** Work instruction **
All of the entries are to be written out again verbatim.

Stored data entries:

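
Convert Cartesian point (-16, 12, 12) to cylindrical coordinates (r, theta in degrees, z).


r = sqrt((-16)^2 + 12^2) = 20
theta = atan2(12, -16) = 143.1301 deg
z = 12

r = 20, theta = 143.1301 deg, z = 12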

** Final answer **
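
Convert Cartesian point (-16, 12, 12) to cylindrical coordinates (r, theta in degrees, z).


r = sqrt((-16)^2 + 12^2) = 20
theta = atan2(12, -16) = 143.1301 deg
z = 12

r = 20, theta = 143.1301 deg, z = 12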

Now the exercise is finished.